(Saved data entries)
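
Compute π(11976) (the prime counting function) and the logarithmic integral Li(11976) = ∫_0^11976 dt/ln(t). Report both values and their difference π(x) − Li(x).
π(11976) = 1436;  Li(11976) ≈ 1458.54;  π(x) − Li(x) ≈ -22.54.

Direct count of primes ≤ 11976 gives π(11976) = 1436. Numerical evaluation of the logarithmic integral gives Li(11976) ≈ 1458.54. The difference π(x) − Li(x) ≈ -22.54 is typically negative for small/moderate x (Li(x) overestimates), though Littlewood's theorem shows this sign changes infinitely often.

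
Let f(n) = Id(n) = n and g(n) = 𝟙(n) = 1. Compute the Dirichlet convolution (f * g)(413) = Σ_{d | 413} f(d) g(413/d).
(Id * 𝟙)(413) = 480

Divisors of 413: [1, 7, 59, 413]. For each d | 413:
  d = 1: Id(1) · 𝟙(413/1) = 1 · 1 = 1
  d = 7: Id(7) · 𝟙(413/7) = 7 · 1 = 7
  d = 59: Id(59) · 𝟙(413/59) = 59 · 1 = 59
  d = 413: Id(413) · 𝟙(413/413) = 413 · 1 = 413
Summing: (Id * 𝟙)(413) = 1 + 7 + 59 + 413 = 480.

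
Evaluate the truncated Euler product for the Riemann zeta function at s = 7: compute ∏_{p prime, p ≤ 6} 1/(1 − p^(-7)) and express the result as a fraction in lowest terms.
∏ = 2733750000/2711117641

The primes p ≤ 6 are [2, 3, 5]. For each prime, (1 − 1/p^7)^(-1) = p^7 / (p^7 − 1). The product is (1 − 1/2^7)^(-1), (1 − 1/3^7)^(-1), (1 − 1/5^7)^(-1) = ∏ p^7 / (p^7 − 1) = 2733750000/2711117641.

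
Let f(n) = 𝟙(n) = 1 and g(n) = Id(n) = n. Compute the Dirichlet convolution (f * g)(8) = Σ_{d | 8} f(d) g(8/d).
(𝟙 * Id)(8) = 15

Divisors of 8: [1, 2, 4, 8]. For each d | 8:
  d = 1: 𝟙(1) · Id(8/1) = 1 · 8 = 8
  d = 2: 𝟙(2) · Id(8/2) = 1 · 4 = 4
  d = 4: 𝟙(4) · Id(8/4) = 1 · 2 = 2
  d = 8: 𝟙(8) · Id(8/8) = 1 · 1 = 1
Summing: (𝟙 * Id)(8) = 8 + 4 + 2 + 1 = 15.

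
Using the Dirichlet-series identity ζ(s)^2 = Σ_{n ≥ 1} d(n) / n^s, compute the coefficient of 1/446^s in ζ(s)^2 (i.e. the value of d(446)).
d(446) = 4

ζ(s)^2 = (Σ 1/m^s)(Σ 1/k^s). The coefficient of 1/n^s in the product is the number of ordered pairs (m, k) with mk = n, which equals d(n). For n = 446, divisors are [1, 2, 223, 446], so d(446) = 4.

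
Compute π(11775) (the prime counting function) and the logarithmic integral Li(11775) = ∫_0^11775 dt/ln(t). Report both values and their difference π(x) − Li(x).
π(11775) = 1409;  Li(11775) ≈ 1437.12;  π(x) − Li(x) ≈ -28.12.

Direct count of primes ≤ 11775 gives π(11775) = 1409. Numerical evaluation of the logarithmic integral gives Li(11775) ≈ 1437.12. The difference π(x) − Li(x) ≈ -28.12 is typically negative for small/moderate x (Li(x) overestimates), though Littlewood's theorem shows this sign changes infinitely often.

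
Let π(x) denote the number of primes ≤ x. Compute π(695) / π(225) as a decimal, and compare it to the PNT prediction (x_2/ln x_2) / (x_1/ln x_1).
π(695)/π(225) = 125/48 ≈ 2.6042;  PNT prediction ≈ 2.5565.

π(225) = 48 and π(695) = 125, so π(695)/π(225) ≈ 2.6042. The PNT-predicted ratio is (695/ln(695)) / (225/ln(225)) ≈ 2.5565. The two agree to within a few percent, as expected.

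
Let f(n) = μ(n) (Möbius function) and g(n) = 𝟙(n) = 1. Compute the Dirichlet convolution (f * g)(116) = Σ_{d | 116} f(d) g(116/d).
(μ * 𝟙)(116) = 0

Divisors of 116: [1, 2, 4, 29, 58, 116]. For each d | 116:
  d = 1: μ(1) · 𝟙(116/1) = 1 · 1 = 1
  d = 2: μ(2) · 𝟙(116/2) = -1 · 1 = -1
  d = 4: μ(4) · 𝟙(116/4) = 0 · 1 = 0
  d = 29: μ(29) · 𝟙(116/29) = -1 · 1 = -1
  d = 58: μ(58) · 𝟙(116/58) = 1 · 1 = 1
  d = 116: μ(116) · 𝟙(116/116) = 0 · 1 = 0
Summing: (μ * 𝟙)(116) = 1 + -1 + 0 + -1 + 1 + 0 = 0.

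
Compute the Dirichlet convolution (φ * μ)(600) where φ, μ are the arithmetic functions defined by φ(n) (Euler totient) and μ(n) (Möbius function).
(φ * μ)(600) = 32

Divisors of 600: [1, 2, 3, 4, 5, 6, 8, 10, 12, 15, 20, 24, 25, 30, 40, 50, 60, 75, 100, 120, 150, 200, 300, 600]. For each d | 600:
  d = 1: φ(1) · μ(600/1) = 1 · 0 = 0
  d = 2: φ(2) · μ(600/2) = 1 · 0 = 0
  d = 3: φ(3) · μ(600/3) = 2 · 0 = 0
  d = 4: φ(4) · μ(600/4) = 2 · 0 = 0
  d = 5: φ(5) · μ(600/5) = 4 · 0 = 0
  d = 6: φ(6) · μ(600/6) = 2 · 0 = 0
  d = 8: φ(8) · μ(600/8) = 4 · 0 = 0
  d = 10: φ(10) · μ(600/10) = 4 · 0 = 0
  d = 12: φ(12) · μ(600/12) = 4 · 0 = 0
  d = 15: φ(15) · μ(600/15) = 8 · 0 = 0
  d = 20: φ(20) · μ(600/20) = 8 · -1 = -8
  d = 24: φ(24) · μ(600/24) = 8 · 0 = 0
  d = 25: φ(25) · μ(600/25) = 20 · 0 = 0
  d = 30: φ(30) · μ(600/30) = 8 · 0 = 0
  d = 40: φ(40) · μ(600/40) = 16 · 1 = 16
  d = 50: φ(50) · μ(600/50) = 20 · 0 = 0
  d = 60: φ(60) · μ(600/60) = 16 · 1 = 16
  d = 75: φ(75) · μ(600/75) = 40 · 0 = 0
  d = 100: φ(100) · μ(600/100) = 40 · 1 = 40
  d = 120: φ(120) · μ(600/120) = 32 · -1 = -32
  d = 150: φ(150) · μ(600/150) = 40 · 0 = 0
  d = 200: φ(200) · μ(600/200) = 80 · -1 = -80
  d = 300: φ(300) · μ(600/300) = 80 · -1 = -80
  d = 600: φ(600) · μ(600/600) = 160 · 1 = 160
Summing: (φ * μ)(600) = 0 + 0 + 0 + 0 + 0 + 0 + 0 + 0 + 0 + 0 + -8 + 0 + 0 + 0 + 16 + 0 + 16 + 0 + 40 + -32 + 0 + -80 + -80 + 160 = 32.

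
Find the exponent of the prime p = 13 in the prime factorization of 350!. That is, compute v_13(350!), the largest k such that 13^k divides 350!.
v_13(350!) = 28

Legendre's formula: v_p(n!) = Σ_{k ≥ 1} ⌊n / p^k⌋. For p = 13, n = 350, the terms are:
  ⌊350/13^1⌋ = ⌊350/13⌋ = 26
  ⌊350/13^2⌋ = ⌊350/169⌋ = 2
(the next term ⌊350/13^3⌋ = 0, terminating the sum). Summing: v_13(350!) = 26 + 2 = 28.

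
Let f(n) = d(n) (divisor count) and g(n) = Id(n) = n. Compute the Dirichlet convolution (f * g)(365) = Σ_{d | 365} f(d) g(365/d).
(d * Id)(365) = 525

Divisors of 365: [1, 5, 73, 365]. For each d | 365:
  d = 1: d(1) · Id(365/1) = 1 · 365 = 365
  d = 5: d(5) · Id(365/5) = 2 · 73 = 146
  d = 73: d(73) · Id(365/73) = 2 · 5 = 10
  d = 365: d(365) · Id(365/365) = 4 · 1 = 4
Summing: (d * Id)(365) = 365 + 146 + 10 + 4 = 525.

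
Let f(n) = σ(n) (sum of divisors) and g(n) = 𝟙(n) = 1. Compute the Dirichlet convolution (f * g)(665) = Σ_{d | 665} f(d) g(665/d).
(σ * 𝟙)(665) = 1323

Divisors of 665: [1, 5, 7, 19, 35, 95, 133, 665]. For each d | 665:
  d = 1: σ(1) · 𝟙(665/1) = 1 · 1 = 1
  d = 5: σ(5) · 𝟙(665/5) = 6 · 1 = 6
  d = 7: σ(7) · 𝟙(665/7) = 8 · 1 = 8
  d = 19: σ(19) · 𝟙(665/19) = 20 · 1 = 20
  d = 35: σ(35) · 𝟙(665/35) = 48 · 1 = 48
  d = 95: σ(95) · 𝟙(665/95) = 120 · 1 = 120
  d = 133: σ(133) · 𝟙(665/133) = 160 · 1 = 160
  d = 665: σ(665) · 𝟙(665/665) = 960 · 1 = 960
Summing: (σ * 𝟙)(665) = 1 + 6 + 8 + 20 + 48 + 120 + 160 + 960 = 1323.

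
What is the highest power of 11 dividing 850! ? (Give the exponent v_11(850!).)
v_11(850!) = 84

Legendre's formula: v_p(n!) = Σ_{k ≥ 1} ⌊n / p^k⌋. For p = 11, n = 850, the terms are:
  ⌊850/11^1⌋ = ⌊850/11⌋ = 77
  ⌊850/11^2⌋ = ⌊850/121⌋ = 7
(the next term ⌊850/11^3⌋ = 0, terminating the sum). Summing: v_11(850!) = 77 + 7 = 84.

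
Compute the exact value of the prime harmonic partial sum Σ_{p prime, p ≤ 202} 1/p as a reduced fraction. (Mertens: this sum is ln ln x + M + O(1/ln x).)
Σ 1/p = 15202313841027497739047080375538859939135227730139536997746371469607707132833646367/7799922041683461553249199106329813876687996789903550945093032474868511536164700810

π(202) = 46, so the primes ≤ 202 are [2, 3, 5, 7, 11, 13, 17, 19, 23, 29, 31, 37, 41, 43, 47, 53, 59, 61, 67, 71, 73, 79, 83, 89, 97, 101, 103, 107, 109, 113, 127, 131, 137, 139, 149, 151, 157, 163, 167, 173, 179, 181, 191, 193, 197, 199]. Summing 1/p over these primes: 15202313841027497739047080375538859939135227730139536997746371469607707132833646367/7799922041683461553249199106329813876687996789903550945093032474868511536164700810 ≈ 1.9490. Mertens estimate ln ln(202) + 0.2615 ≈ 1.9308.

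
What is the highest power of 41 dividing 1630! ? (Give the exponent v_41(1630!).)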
---
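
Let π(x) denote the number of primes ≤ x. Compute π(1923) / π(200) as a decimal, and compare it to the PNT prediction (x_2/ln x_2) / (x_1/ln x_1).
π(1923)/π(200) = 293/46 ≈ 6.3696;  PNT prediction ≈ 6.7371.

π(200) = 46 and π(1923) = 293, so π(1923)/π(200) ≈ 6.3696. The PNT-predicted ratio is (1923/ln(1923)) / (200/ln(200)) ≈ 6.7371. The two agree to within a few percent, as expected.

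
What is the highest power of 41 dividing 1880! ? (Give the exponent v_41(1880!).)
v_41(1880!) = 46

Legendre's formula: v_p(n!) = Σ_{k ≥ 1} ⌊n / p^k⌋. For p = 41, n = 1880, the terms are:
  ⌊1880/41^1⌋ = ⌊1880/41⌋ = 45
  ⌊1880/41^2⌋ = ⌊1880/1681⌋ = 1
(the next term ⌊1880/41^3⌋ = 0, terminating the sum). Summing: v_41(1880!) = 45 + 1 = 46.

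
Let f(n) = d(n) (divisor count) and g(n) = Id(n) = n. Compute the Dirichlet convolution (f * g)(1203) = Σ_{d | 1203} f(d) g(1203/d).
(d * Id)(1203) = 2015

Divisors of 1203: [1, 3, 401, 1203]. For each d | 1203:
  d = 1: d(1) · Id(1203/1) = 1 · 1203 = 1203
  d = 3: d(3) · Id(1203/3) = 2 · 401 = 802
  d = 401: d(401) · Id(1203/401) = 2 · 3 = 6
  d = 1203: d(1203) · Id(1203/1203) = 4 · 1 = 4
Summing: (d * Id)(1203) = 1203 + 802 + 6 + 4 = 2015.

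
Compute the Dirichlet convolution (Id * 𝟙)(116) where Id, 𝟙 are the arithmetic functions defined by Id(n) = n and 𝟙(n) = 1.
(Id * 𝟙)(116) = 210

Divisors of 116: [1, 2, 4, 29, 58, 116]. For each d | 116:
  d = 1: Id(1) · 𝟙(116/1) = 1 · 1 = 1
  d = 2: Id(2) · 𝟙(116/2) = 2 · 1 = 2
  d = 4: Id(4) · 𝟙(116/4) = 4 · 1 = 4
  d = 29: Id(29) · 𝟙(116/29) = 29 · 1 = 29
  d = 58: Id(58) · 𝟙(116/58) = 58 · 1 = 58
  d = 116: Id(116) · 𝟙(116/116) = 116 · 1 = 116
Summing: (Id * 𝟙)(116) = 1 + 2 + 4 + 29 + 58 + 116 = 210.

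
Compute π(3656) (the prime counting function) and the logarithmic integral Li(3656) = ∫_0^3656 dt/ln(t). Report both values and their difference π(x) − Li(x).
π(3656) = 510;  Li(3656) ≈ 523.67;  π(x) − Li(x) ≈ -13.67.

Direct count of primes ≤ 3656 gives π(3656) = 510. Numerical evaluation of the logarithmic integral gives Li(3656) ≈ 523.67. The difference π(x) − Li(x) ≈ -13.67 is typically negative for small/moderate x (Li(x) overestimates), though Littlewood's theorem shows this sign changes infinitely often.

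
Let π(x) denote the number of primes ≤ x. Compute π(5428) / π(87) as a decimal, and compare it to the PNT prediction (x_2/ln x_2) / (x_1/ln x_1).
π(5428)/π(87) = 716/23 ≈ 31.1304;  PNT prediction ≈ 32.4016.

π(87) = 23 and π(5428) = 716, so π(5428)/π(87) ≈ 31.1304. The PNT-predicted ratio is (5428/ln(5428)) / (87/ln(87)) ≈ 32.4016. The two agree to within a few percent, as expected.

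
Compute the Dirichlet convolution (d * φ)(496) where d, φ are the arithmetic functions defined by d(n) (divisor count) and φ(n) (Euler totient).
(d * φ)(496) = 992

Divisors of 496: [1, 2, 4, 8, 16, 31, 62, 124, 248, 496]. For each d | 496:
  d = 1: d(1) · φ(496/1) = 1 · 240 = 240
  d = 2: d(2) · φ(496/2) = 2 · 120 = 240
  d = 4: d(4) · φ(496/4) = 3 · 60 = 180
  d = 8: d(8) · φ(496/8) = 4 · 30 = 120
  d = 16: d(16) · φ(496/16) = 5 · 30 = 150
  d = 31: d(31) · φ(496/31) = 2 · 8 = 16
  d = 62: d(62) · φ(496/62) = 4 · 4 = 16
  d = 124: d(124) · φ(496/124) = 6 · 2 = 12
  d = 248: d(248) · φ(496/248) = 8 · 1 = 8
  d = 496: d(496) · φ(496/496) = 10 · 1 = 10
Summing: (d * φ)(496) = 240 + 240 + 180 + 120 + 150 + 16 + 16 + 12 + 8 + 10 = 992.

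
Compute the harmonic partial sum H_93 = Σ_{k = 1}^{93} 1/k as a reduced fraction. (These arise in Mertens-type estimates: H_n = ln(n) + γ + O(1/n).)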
--
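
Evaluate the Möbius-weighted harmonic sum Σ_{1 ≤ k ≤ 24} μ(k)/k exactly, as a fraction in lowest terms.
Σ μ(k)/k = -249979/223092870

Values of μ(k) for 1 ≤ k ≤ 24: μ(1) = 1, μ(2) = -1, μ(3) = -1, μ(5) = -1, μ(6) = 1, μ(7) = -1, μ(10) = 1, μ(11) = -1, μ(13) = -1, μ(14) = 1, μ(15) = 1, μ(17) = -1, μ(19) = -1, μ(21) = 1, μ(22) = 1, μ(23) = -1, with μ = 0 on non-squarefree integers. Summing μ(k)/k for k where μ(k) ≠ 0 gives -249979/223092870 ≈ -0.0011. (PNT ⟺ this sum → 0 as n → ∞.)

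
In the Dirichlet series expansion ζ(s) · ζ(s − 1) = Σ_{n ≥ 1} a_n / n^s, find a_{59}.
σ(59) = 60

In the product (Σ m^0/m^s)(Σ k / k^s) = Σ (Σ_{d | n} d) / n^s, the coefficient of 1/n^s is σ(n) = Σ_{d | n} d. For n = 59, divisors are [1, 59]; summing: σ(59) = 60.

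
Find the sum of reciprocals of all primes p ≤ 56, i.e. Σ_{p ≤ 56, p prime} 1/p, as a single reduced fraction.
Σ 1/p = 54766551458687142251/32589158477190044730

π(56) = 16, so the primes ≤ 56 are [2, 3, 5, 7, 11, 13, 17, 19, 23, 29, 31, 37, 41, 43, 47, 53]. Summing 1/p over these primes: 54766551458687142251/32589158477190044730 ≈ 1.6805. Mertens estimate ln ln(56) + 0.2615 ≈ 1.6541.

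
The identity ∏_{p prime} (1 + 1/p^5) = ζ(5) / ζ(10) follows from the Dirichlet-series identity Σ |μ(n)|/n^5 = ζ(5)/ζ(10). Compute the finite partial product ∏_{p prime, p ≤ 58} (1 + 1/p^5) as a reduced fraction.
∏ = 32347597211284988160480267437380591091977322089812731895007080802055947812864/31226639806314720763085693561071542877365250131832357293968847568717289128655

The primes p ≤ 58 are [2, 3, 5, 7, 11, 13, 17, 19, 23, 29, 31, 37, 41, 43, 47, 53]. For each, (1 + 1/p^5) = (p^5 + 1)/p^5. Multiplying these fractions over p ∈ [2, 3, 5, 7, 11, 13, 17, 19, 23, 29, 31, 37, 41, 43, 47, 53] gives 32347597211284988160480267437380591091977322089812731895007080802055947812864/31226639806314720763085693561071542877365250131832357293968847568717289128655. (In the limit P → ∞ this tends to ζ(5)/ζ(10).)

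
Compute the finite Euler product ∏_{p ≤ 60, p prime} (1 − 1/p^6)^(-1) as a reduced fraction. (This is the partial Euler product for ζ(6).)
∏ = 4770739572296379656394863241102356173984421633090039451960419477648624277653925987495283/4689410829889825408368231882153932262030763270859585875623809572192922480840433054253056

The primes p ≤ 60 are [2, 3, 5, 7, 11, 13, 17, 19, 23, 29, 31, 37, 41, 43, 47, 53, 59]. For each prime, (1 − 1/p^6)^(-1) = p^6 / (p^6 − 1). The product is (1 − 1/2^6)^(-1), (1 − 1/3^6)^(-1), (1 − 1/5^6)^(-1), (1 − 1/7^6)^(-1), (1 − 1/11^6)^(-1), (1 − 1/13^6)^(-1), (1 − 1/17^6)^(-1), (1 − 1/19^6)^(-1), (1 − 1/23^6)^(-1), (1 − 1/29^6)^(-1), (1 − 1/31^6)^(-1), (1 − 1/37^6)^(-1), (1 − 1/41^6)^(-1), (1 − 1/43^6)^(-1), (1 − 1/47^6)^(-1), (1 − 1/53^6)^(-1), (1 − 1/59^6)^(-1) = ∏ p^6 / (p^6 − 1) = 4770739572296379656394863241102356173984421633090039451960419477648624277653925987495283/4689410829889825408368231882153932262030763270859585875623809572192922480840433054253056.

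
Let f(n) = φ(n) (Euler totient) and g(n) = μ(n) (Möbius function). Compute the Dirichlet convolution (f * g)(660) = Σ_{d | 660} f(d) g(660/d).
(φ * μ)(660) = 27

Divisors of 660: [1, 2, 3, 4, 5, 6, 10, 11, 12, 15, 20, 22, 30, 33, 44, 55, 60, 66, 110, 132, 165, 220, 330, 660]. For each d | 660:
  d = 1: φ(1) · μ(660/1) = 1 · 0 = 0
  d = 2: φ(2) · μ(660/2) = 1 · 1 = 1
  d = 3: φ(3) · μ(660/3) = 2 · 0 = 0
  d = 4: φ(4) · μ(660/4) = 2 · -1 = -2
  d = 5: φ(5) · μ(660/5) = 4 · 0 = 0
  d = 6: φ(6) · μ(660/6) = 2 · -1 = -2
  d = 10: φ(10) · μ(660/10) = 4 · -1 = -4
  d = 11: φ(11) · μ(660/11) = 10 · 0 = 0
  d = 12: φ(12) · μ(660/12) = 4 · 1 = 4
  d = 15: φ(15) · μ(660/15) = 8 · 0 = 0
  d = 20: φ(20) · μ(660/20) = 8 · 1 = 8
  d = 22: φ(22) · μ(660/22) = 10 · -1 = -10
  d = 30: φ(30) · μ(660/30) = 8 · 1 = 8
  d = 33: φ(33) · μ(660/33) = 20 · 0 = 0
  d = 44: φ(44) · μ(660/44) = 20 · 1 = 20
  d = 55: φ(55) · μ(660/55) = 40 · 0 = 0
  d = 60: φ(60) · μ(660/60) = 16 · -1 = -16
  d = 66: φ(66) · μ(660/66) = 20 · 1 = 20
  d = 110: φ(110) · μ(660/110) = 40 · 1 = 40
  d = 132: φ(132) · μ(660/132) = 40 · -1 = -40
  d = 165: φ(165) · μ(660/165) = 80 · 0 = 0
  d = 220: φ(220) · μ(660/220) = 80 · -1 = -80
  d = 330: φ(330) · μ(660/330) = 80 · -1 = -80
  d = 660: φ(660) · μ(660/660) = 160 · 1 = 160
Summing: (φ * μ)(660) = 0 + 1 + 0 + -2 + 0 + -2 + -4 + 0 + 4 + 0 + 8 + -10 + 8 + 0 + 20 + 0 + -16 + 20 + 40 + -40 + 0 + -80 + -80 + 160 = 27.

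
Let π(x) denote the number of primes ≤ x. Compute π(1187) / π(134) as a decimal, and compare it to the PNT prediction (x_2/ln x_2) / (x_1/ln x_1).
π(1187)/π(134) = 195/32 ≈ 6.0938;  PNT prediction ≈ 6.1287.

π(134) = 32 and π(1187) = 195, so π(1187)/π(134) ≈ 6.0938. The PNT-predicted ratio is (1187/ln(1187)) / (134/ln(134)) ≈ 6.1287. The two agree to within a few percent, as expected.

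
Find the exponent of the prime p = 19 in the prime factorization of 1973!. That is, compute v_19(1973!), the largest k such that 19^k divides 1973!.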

• **TASK GOAL**: The reply should consist solely of the lines above from the one that has "Let π(x) denote the number of primes ≤ x. Compute π(5428)" through the one that has "Compute the harmonic", reproduced exactly.

• **RESPONSE FOR THIS EXERCISE**:
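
Let π(x) denote the number of primes ≤ x. Compute π(5428) / π(87) as a decimal, and compare it to the PNT prediction (x_2/ln x_2) / (x_1/ln x_1).
π(5428)/π(87) = 716/23 ≈ 31.1304;  PNT prediction ≈ 32.4016.

π(87) = 23 and π(5428) = 716, so π(5428)/π(87) ≈ 31.1304. The PNT-predicted ratio is (5428/ln(5428)) / (87/ln(87)) ≈ 32.4016. The two agree to within a few percent, as expected.

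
Compute the Dirichlet convolution (d * φ)(496) where d, φ are the arithmetic functions defined by d(n) (divisor count) and φ(n) (Euler totient).
(d * φ)(496) = 992

Divisors of 496: [1, 2, 4, 8, 16, 31, 62, 124, 248, 496]. For each d | 496:
  d = 1: d(1) · φ(496/1) = 1 · 240 = 240
  d = 2: d(2) · φ(496/2) = 2 · 120 = 240
  d = 4: d(4) · φ(496/4) = 3 · 60 = 180
  d = 8: d(8) · φ(496/8) = 4 · 30 = 120
  d = 16: d(16) · φ(496/16) = 5 · 30 = 150
  d = 31: d(31) · φ(496/31) = 2 · 8 = 16
  d = 62: d(62) · φ(496/62) = 4 · 4 = 16
  d = 124: d(124) · φ(496/124) = 6 · 2 = 12
  d = 248: d(248) · φ(496/248) = 8 · 1 = 8
  d = 496: d(496) · φ(496/496) = 10 · 1 = 10
Summing: (d * φ)(496) = 240 + 240 + 180 + 120 + 150 + 16 + 16 + 12 + 8 + 10 = 992.

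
Compute the harmonic partial sum H_93 = Σ_{k = 1}^{93} 1/k as a reduced fraction. (These arise in Mertens-type estimates: H_n = ln(n) + γ + O(1/n).)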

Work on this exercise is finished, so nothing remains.